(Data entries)
□ □ □

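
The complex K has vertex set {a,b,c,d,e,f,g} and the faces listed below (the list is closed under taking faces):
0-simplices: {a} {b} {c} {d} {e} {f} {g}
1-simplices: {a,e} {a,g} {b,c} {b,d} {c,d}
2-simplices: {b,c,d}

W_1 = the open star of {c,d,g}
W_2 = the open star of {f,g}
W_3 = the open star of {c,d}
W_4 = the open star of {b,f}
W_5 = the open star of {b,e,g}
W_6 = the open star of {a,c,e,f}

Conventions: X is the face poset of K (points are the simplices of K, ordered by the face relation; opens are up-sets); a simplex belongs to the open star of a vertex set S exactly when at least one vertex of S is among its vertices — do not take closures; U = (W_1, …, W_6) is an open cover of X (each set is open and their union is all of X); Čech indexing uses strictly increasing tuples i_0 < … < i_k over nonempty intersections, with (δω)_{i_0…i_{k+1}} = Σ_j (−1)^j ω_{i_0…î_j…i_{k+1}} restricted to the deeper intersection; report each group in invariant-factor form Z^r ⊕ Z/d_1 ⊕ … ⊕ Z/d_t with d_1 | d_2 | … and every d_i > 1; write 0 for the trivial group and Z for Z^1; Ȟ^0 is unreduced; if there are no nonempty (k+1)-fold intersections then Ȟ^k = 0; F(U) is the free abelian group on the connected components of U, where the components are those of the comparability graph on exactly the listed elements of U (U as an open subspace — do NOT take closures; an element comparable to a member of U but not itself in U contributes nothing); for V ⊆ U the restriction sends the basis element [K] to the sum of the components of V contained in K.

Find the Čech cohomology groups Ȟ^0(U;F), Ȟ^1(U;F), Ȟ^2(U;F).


nonempty intersections:
  W1={{c},{d},{g},{a,g},{b,c},{b,d},{c,d},{b,c,d}} W2={{f},{g},{a,g}} W3={{c},{d},{b,c},{b,d},{c,d},{b,c,d}} W4={{b},{f},{b,c},{b,d},{b,c,d}} W5={{b},{e},{g},{a,e},{a,g},{b,c},{b,d},{b,c,d}} W6={{a},{c},{e},{f},{a,e},{a,g},{b,c},{c,d},{b,c,d}}
  W12={{g},{a,g}} W13={{c},{d},{b,c},{b,d},{c,d},{b,c,d}} W14={{b,c},{b,d},{b,c,d}} W15={{g},{a,g},{b,c},{b,d},{b,c,d}} W16={{c},{a,g},{b,c},{c,d},{b,c,d}} W24={{f}} W25={{g},{a,g}} W26={{f},{a,g}} W34={{b,c},{b,d},{b,c,d}} W35={{b,c},{b,d},{b,c,d}} W36={{c},{b,c},{c,d},{b,c,d}} W45={{b},{b,c},{b,d},{b,c,d}} W46={{f},{b,c},{b,c,d}} W56={{e},{a,e},{a,g},{b,c},{b,c,d}}
  W125={{g},{a,g}} W126={{a,g}} W134={{b,c},{b,d},{b,c,d}} W135={{b,c},{b,d},{b,c,d}} W136={{c},{b,c},{c,d},{b,c,d}} W145={{b,c},{b,d},{b,c,d}} W146={{b,c},{b,c,d}} W156={{a,g},{b,c},{b,c,d}} W246={{f}} W256={{a,g}} W345={{b,c},{b,d},{b,c,d}} W346={{b,c},{b,c,d}} W356={{b,c},{b,c,d}} W456={{b,c},{b,c,d}}
  W1256={{a,g}} W1345={{b,c},{b,d},{b,c,d}} W1346={{b,c},{b,c,d}} W1356={{b,c},{b,c,d}} W1456={{b,c},{b,c,d}} W3456={{b,c},{b,c,d}}
  W13456={{b,c},{b,c,d}}
components per intersection:
  W1: {{c},{d},{b,c},{b,d},{c,d},{b,c,d}} {{g},{a,g}}
  W2: {{f}} {{g},{a,g}}
  W3: {{c},{d},{b,c},{b,d},{c,d},{b,c,d}}
  W4: {{b},{b,c},{b,d},{b,c,d}} {{f}}
  W5: {{b},{b,c},{b,d},{b,c,d}} {{e},{a,e}} {{g},{a,g}}
  W6: {{a},{e},{a,e},{a,g}} {{c},{b,c},{c,d},{b,c,d}} {{f}}
  W12: {{g},{a,g}}
  W13: {{c},{d},{b,c},{b,d},{c,d},{b,c,d}}
  W14: {{b,c},{b,d},{b,c,d}}
  W15: {{g},{a,g}} {{b,c},{b,d},{b,c,d}}
  W16: {{c},{b,c},{c,d},{b,c,d}} {{a,g}}
  W24: {{f}}
  W25: {{g},{a,g}}
  W26: {{f}} {{a,g}}
  W34: {{b,c},{b,d},{b,c,d}}
  W35: {{b,c},{b,d},{b,c,d}}
  W36: {{c},{b,c},{c,d},{b,c,d}}
  W45: {{b},{b,c},{b,d},{b,c,d}}
  W46: {{f}} {{b,c},{b,c,d}}
  W56: {{e},{a,e}} {{a,g}} {{b,c},{b,c,d}}
  W125: {{g},{a,g}}
  W126: {{a,g}}
  W134: {{b,c},{b,d},{b,c,d}}
  W135: {{b,c},{b,d},{b,c,d}}
  W136: {{c},{b,c},{c,d},{b,c,d}}
  W145: {{b,c},{b,d},{b,c,d}}
  W146: {{b,c},{b,c,d}}
  W156: {{a,g}} {{b,c},{b,c,d}}
  W246: {{f}}
  W256: {{a,g}}
  W345: {{b,c},{b,d},{b,c,d}}
  W346: {{b,c},{b,c,d}}
  W356: {{b,c},{b,c,d}}
  W456: {{b,c},{b,c,d}}
  W1256: {{a,g}}
  W1345: {{b,c},{b,d},{b,c,d}}
  W1346: {{b,c},{b,c,d}}
  W1356: {{b,c},{b,c,d}}
  W1456: {{b,c},{b,c,d}}
  W3456: {{b,c},{b,c,d}}
  W13456: {{b,c},{b,c,d}}
C dims 13,20,15,6; δ0: rk 10, SNF 1^10; δ1: rk 10, SNF 1^10; δ2: rk 5, SNF 1^5
Ȟ^0: (13−10)−0=3 ⇒ Z^3
Ȟ^1: (20−10)−10=0 ⇒ 0
Ȟ^2: (15−5)−10=0 ⇒ 0

Ȟ^0 = Z^3,  Ȟ^1 = 0,  Ȟ^2 = 0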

□ □ □

__Exercise directions__. Set down, from the entries above, exactly the lines from the one with "W_2 = the open" up to and including the one with "Conventions: X is", and no other lines.

__Written solution__.
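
W_2 = the open star of {f,g}
W_3 = the open star of {c,d}
W_4 = the open star of {b,f}
W_5 = the open star of {b,e,g}
W_6 = the open star of {a,c,e,f}

Conventions: X is the face poset of K (points are the simplices of K, ordered by the face relation; opens are up-sets); a simplex belongs to the open star of a vertex set S exactly when at least one vertex of S is among its vertices — do not take closures; U = (W_1, …, W_6) is an open cover of X (each set is open and their union is all of X); Čech indexing uses strictly increasing tuples i_0 < … < i_k over nonempty intersections, with (δω)_{i_0…i_{k+1}} = Σ_j (−1)^j ω_{i_0…î_j…i_{k+1}} restricted to the deeper intersection; report each group in invariant-factor form Z^r ⊕ Z/d_1 ⊕ … ⊕ Z/d_t with d_1 | d_2 | … and every d_i > 1; write 0 for the trivial group and Z for Z^1; Ȟ^0 is unreduced; if there are no nonempty (k+1)-fold intersections then Ȟ^k = 0; F(U) is the free abelian group on the connected components of U, where the components are those of the comparability graph on exactly the listed elements of U (U as an open subspace — do NOT take closures; an element comparable to a member of U but not itself in U contributes nothing); for V ⊆ U the restriction sends the basis element [K] to the sum of the components of V contained in K.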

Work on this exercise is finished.